** DATA TO USE follows **
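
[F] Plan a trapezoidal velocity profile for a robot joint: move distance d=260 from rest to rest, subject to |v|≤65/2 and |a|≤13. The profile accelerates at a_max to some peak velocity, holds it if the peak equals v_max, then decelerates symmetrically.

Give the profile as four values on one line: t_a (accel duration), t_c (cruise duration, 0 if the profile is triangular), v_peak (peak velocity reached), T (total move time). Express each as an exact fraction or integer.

(v_max)²/a_max = (65/2)²/13 = 325/4
260 ≥ 325/4 → trapezoidal
t_a = (65/2)/13 = 5/2; v_peak = 65/2
d_cruise = 260 − 325/4 = 715/4; t_c = (715/4)/(65/2) = 11/2
T = 2·5/2 + 11/2 = 21/2

t_a=5/2 t_c=11/2 v_peak=65/2 T=21/2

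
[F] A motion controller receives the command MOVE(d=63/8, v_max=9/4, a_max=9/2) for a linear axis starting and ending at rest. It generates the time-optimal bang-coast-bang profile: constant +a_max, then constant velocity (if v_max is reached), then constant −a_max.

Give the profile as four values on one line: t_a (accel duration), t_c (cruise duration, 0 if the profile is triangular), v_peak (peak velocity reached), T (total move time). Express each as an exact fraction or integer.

t_a=1/2 t_c=3 v_peak=9/4 T=4

vₘ²/aₘ = (9/4)²/(9/2) = 9/8
63/8 ≥ 9/8 so v_max reached
t_a = (9/4)/(9/2) = 1/2; v_peak = 9/4
d_cruise = 63/8 − 9/8 = 27/4; t_c = (27/4)/(9/4) = 3
T = 2·1/2 + 3 = 4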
** End of DATA TO USE **
PROBLEM DETAILS —
Every line of the records above needs to be given again exactly.

ANSWER TO THIS EXERCISE —
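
[F] Plan a trapezoidal velocity profile for a robot joint: move distance d=260 from rest to rest, subject to |v|≤65/2 and |a|≤13. The profile accelerates at a_max to some peak velocity, holds it if the peak equals v_max, then decelerates symmetrically.

Give the profile as four values on one line: t_a (accel duration), t_c (cruise duration, 0 if the profile is triangular), v_peak (peak velocity reached), T (total move time). Express each as an exact fraction or integer.

(v_max)²/a_max = (65/2)²/13 = 325/4
260 ≥ 325/4 → trapezoidal
t_a = (65/2)/13 = 5/2; v_peak = 65/2
d_cruise = 260 − 325/4 = 715/4; t_c = (715/4)/(65/2) = 11/2
T = 2·5/2 + 11/2 = 21/2

t_a=5/2 t_c=11/2 v_peak=65/2 T=21/2

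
[F] A motion controller receives the command MOVE(d=63/8, v_max=9/4, a_max=9/2) for a linear axis starting and ending at rest. It generates the time-optimal bang-coast-bang profile: constant +a_max, then constant velocity (if v_max is reached), then constant −a_max.

Give the profile as four values on one line: t_a (accel duration), t_c (cruise duration, 0 if the profile is triangular), v_peak (peak velocity reached), T (total move time). Express each as an exact fraction or integer.

t_a=1/2 t_c=3 v_peak=9/4 T=4

vₘ²/aₘ = (9/4)²/(9/2) = 9/8
63/8 ≥ 9/8 so v_max reached
t_a = (9/4)/(9/2) = 1/2; v_peak = 9/4
d_cruise = 63/8 − 9/8 = 27/4; t_c = (27/4)/(9/4) = 3
T = 2·1/2 + 3 = 4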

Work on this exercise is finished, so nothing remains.